Items from a data source:
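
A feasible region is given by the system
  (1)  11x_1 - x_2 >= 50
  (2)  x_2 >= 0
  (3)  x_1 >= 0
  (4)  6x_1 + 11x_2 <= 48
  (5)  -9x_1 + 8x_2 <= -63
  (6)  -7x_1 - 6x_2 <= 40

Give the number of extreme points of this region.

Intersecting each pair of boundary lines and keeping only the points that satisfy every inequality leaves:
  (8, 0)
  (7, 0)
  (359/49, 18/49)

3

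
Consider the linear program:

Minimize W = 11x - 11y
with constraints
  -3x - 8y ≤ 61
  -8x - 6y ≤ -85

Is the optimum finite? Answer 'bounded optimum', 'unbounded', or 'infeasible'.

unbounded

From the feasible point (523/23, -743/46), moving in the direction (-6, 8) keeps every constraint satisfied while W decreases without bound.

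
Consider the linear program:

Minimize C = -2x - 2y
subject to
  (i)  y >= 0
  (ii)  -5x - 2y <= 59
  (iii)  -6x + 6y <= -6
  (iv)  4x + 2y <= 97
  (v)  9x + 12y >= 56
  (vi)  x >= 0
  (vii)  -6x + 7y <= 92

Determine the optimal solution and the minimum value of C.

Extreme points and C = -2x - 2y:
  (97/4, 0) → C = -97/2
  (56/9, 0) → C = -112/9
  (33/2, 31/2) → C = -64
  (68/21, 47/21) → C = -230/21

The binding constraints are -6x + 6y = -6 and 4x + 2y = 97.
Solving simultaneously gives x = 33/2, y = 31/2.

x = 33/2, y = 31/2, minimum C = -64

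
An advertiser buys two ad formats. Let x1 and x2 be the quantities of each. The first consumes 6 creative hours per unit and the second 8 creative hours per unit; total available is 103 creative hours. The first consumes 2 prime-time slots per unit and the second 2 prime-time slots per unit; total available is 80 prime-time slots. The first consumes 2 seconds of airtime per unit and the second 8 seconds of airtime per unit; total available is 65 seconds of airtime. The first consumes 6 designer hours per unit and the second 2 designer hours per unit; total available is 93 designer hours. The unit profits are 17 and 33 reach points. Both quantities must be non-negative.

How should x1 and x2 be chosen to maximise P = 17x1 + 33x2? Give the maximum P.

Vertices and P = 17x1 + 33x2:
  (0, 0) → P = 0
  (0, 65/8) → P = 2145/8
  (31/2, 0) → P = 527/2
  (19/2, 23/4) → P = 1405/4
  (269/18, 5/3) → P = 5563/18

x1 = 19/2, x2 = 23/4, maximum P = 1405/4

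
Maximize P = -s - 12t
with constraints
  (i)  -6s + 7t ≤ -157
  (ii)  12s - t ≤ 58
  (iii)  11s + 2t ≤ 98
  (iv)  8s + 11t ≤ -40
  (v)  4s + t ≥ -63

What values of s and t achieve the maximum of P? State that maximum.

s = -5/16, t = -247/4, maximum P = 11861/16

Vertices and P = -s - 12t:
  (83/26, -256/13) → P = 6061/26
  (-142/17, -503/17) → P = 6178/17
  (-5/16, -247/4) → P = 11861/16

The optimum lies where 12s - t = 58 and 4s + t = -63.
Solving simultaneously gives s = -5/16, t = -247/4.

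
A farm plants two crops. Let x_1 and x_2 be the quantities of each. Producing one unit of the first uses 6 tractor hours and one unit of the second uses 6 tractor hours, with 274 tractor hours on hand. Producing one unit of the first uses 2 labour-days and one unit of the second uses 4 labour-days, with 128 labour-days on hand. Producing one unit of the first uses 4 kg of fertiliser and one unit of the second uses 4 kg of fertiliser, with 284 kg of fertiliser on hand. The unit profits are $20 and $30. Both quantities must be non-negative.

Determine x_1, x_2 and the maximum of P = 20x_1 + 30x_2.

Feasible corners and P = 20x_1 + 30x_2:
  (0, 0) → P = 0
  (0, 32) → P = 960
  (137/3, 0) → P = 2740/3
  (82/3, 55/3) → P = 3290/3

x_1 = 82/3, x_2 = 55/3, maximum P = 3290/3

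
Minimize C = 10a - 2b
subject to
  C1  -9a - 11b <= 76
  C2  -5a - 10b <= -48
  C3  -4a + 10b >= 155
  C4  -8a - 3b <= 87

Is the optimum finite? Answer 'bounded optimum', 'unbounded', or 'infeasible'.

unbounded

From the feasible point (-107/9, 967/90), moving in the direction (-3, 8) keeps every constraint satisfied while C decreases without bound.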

WORK TASK:
Copy the records above. Keep every word as it is.

WRITTEN SOLUTION:
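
A feasible region is given by the system
  (1)  11x_1 - x_2 >= 50
  (2)  x_2 >= 0
  (3)  x_1 >= 0
  (4)  6x_1 + 11x_2 <= 48
  (5)  -9x_1 + 8x_2 <= -63
  (6)  -7x_1 - 6x_2 <= 40

Give the number of extreme points of this region.

Intersecting each pair of boundary lines and keeping only the points that satisfy every inequality leaves:
  (8, 0)
  (7, 0)
  (359/49, 18/49)

3

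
Consider the linear program:

Minimize W = 11x - 11y
with constraints
  -3x - 8y ≤ 61
  -8x - 6y ≤ -85

Is the optimum finite? Answer 'bounded optimum', 'unbounded', or 'infeasible'.

unbounded

From the feasible point (523/23, -743/46), moving in the direction (-6, 8) keeps every constraint satisfied while W decreases without bound.

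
Consider the linear program:

Minimize C = -2x - 2y
subject to
  (i)  y >= 0
  (ii)  -5x - 2y <= 59
  (iii)  -6x + 6y <= -6
  (iv)  4x + 2y <= 97
  (v)  9x + 12y >= 56
  (vi)  x >= 0
  (vii)  -6x + 7y <= 92

Determine the optimal solution and the minimum value of C.

Extreme points and C = -2x - 2y:
  (97/4, 0) → C = -97/2
  (56/9, 0) → C = -112/9
  (33/2, 31/2) → C = -64
  (68/21, 47/21) → C = -230/21

The binding constraints are -6x + 6y = -6 and 4x + 2y = 97.
Solving simultaneously gives x = 33/2, y = 31/2.

x = 33/2, y = 31/2, minimum C = -64

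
An advertiser buys two ad formats. Let x1 and x2 be the quantities of each. The first consumes 6 creative hours per unit and the second 8 creative hours per unit; total available is 103 creative hours. The first consumes 2 prime-time slots per unit and the second 2 prime-time slots per unit; total available is 80 prime-time slots. The first consumes 2 seconds of airtime per unit and the second 8 seconds of airtime per unit; total available is 65 seconds of airtime. The first consumes 6 designer hours per unit and the second 2 designer hours per unit; total available is 93 designer hours. The unit profits are 17 and 33 reach points. Both quantities must be non-negative.

How should x1 and x2 be chosen to maximise P = 17x1 + 33x2? Give the maximum P.

Vertices and P = 17x1 + 33x2:
  (0, 0) → P = 0
  (0, 65/8) → P = 2145/8
  (31/2, 0) → P = 527/2
  (19/2, 23/4) → P = 1405/4
  (269/18, 5/3) → P = 5563/18

x1 = 19/2, x2 = 23/4, maximum P = 1405/4

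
Maximize P = -s - 12t
with constraints
  (i)  -6s + 7t ≤ -157
  (ii)  12s - t ≤ 58
  (iii)  11s + 2t ≤ 98
  (iv)  8s + 11t ≤ -40
  (v)  4s + t ≥ -63

What values of s and t achieve the maximum of P? State that maximum.

s = -5/16, t = -247/4, maximum P = 11861/16

Vertices and P = -s - 12t:
  (83/26, -256/13) → P = 6061/26
  (-142/17, -503/17) → P = 6178/17
  (-5/16, -247/4) → P = 11861/16

The optimum lies where 12s - t = 58 and 4s + t = -63.
Solving simultaneously gives s = -5/16, t = -247/4.

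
A farm plants two crops. Let x_1 and x_2 be the quantities of each. Producing one unit of the first uses 6 tractor hours and one unit of the second uses 6 tractor hours, with 274 tractor hours on hand. Producing one unit of the first uses 2 labour-days and one unit of the second uses 4 labour-days, with 128 labour-days on hand. Producing one unit of the first uses 4 kg of fertiliser and one unit of the second uses 4 kg of fertiliser, with 284 kg of fertiliser on hand. The unit profits are $20 and $30. Both quantities must be non-negative.

Determine x_1, x_2 and the maximum of P = 20x_1 + 30x_2.

Feasible corners and P = 20x_1 + 30x_2:
  (0, 0) → P = 0
  (0, 32) → P = 960
  (137/3, 0) → P = 2740/3
  (82/3, 55/3) → P = 3290/3

x_1 = 82/3, x_2 = 55/3, maximum P = 3290/3

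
Minimize C = 10a - 2b
subject to
  C1  -9a - 11b <= 76
  C2  -5a - 10b <= -48
  C3  -4a + 10b >= 155
  C4  -8a - 3b <= 87

Is the optimum finite? Answer 'bounded optimum', 'unbounded', or 'infeasible'.

unbounded

From the feasible point (-107/9, 967/90), moving in the direction (-3, 8) keeps every constraint satisfied while C decreases without bound.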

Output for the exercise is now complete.